Content starts

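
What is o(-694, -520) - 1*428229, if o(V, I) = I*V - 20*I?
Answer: -56949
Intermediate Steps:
o(V, I) = -20*I + I*V
o(-694, -520) - 1*428229 = -520*(-20 - 694) - 1*428229 = -520*(-714) - 428229 = 371280 - 428229 = -56949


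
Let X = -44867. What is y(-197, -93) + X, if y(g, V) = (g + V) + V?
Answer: -45250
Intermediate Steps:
y(g, V) = g + 2*V (y(g, V) = (V + g) + V = g + 2*V)
y(-197, -93) + X = (-197 + 2*(-93)) - 44867 = (-197 - 186) - 44867 = -383 - 44867 = -45250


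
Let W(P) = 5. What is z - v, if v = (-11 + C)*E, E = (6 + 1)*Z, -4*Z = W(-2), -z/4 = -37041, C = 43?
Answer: 148444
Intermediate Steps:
z = 148164 (z = -4*(-37041) = 148164)
Z = -5/4 (Z = -¼*5 = -5/4 ≈ -1.2500)
E = -35/4 (E = (6 + 1)*(-5/4) = 7*(-5/4) = -35/4 ≈ -8.7500)
v = -280 (v = (-11 + 43)*(-35/4) = 32*(-35/4) = -280)
z - v = 148164 - 1*(-280) = 148164 + 280 = 148444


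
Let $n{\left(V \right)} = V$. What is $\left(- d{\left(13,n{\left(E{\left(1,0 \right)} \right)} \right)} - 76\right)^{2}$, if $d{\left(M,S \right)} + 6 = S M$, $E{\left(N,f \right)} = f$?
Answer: $4900$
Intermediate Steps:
$d{\left(M,S \right)} = -6 + M S$ ($d{\left(M,S \right)} = -6 + S M = -6 + M S$)
$\left(- d{\left(13,n{\left(E{\left(1,0 \right)} \right)} \right)} - 76\right)^{2} = \left(- (-6 + 13 \cdot 0) - 76\right)^{2} = \left(- (-6 + 0) - 76\right)^{2} = \left(\left(-1\right) \left(-6\right) - 76\right)^{2} = \left(6 - 76\right)^{2} = \left(-70\right)^{2} = 4900$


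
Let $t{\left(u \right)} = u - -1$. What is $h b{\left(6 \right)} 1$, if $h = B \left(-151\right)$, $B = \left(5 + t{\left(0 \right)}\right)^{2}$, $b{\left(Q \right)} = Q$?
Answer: $-32616$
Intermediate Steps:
$t{\left(u \right)} = 1 + u$ ($t{\left(u \right)} = u + 1 = 1 + u$)
$B = 36$ ($B = \left(5 + \left(1 + 0\right)\right)^{2} = \left(5 + 1\right)^{2} = 6^{2} = 36$)
$h = -5436$ ($h = 36 \left(-151\right) = -5436$)
$h b{\left(6 \right)} 1 = - 5436 \cdot 6 \cdot 1 = \left(-5436\right) 6 = -32616$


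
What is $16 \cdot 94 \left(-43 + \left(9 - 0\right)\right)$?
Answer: $-51136$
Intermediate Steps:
$16 \cdot 94 \left(-43 + \left(9 - 0\right)\right) = 1504 \left(-43 + \left(9 + 0\right)\right) = 1504 \left(-43 + 9\right) = 1504 \left(-34\right) = -51136$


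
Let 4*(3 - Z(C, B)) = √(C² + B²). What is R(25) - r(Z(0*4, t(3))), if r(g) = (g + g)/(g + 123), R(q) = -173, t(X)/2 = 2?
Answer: -21629/125 ≈ -173.03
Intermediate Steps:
t(X) = 4 (t(X) = 2*2 = 4)
Z(C, B) = 3 - √(B² + C²)/4 (Z(C, B) = 3 - √(C² + B²)/4 = 3 - √(B² + C²)/4)
r(g) = 2*g/(123 + g) (r(g) = (2*g)/(123 + g) = 2*g/(123 + g))
R(25) - r(Z(0*4, t(3))) = -173 - 2*(3 - √(4² + (0*4)²)/4)/(123 + (3 - √(4² + (0*4)²)/4)) = -173 - 2*(3 - √(16 + 0²)/4)/(123 + (3 - √(16 + 0²)/4)) = -173 - 2*(3 - √(16 + 0)/4)/(123 + (3 - √(16 + 0)/4)) = -173 - 2*(3 - √16/4)/(123 + (3 - √16/4)) = -173 - 2*(3 - ¼*4)/(123 + (3 - ¼*4)) = -173 - 2*(3 - 1)/(123 + (3 - 1)) = -173 - 2*2/(123 + 2) = -173 - 2*2/125 = -173 - 1*4/125 = -173 - 4/125 = -21629/125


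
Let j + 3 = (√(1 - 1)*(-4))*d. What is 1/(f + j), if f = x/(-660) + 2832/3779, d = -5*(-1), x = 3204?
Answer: -207845/1476768 ≈ -0.14074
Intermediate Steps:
d = 5
f = -853233/207845 (f = 3204/(-660) + 2832/3779 = 3204*(-1/660) + 2832*(1/3779) = -267/55 + 2832/3779 = -853233/207845 ≈ -4.1051)
j = -3 (j = -3 + (√(1 - 1)*(-4))*5 = -3 + (√0*(-4))*5 = -3 + (0*(-4))*5 = -3 + 0*5 = -3 + 0 = -3)
1/(f + j) = 1/(-853233/207845 - 3) = 1/(-1476768/207845) = -207845/1476768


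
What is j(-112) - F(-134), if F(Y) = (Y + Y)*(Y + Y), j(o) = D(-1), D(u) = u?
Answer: -71825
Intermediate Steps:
j(o) = -1
F(Y) = 4*Y² (F(Y) = (2*Y)*(2*Y) = 4*Y²)
j(-112) - F(-134) = -1 - 4*(-134)² = -1 - 4*17956 = -1 - 1*71824 = -1 - 71824 = -71825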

Content ends

# TO DO:
The answer must be the complete set of entries, retyped exactly.

# RESPONSE BELOW:
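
What is o(-694, -520) - 1*428229, if o(V, I) = I*V - 20*I?
Answer: -56949
Intermediate Steps:
o(V, I) = -20*I + I*V
o(-694, -520) - 1*428229 = -520*(-20 - 694) - 1*428229 = -520*(-714) - 428229 = 371280 - 428229 = -56949


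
Let X = -44867. What is y(-197, -93) + X, if y(g, V) = (g + V) + V?
Answer: -45250
Intermediate Steps:
y(g, V) = g + 2*V (y(g, V) = (V + g) + V = g + 2*V)
y(-197, -93) + X = (-197 + 2*(-93)) - 44867 = (-197 - 186) - 44867 = -383 - 44867 = -45250


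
Let W(P) = 5. What is z - v, if v = (-11 + C)*E, E = (6 + 1)*Z, -4*Z = W(-2), -z/4 = -37041, C = 43?
Answer: 148444
Intermediate Steps:
z = 148164 (z = -4*(-37041) = 148164)
Z = -5/4 (Z = -¼*5 = -5/4 ≈ -1.2500)
E = -35/4 (E = (6 + 1)*(-5/4) = 7*(-5/4) = -35/4 ≈ -8.7500)
v = -280 (v = (-11 + 43)*(-35/4) = 32*(-35/4) = -280)
z - v = 148164 - 1*(-280) = 148164 + 280 = 148444


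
Let $n{\left(V \right)} = V$. What is $\left(- d{\left(13,n{\left(E{\left(1,0 \right)} \right)} \right)} - 76\right)^{2}$, if $d{\left(M,S \right)} + 6 = S M$, $E{\left(N,f \right)} = f$?
Answer: $4900$
Intermediate Steps:
$d{\left(M,S \right)} = -6 + M S$ ($d{\left(M,S \right)} = -6 + S M = -6 + M S$)
$\left(- d{\left(13,n{\left(E{\left(1,0 \right)} \right)} \right)} - 76\right)^{2} = \left(- (-6 + 13 \cdot 0) - 76\right)^{2} = \left(- (-6 + 0) - 76\right)^{2} = \left(\left(-1\right) \left(-6\right) - 76\right)^{2} = \left(6 - 76\right)^{2} = \left(-70\right)^{2} = 4900$


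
Let $t{\left(u \right)} = u - -1$. What is $h b{\left(6 \right)} 1$, if $h = B \left(-151\right)$, $B = \left(5 + t{\left(0 \right)}\right)^{2}$, $b{\left(Q \right)} = Q$?
Answer: $-32616$
Intermediate Steps:
$t{\left(u \right)} = 1 + u$ ($t{\left(u \right)} = u + 1 = 1 + u$)
$B = 36$ ($B = \left(5 + \left(1 + 0\right)\right)^{2} = \left(5 + 1\right)^{2} = 6^{2} = 36$)
$h = -5436$ ($h = 36 \left(-151\right) = -5436$)
$h b{\left(6 \right)} 1 = - 5436 \cdot 6 \cdot 1 = \left(-5436\right) 6 = -32616$


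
What is $16 \cdot 94 \left(-43 + \left(9 - 0\right)\right)$?
Answer: $-51136$
Intermediate Steps:
$16 \cdot 94 \left(-43 + \left(9 - 0\right)\right) = 1504 \left(-43 + \left(9 + 0\right)\right) = 1504 \left(-43 + 9\right) = 1504 \left(-34\right) = -51136$


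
Let 4*(3 - Z(C, B)) = √(C² + B²). What is R(25) - r(Z(0*4, t(3))), if r(g) = (g + g)/(g + 123), R(q) = -173, t(X)/2 = 2?
Answer: -21629/125 ≈ -173.03
Intermediate Steps:
t(X) = 4 (t(X) = 2*2 = 4)
Z(C, B) = 3 - √(B² + C²)/4 (Z(C, B) = 3 - √(C² + B²)/4 = 3 - √(B² + C²)/4)
r(g) = 2*g/(123 + g) (r(g) = (2*g)/(123 + g) = 2*g/(123 + g))
R(25) - r(Z(0*4, t(3))) = -173 - 2*(3 - √(4² + (0*4)²)/4)/(123 + (3 - √(4² + (0*4)²)/4)) = -173 - 2*(3 - √(16 + 0²)/4)/(123 + (3 - √(16 + 0²)/4)) = -173 - 2*(3 - √(16 + 0)/4)/(123 + (3 - √(16 + 0)/4)) = -173 - 2*(3 - √16/4)/(123 + (3 - √16/4)) = -173 - 2*(3 - ¼*4)/(123 + (3 - ¼*4)) = -173 - 2*(3 - 1)/(123 + (3 - 1)) = -173 - 2*2/(123 + 2) = -173 - 2*2/125 = -173 - 1*4/125 = -173 - 4/125 = -21629/125


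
Let j + 3 = (√(1 - 1)*(-4))*d. What is 1/(f + j), if f = x/(-660) + 2832/3779, d = -5*(-1), x = 3204?
Answer: -207845/1476768 ≈ -0.14074
Intermediate Steps:
d = 5
f = -853233/207845 (f = 3204/(-660) + 2832/3779 = 3204*(-1/660) + 2832*(1/3779) = -267/55 + 2832/3779 = -853233/207845 ≈ -4.1051)
j = -3 (j = -3 + (√(1 - 1)*(-4))*5 = -3 + (√0*(-4))*5 = -3 + (0*(-4))*5 = -3 + 0*5 = -3 + 0 = -3)
1/(f + j) = 1/(-853233/207845 - 3) = 1/(-1476768/207845) = -207845/1476768


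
What is j(-112) - F(-134), if F(Y) = (Y + Y)*(Y + Y), j(o) = D(-1), D(u) = u?
Answer: -71825
Intermediate Steps:
j(o) = -1
F(Y) = 4*Y² (F(Y) = (2*Y)*(2*Y) = 4*Y²)
j(-112) - F(-134) = -1 - 4*(-134)² = -1 - 4*17956 = -1 - 1*71824 = -1 - 71824 = -71825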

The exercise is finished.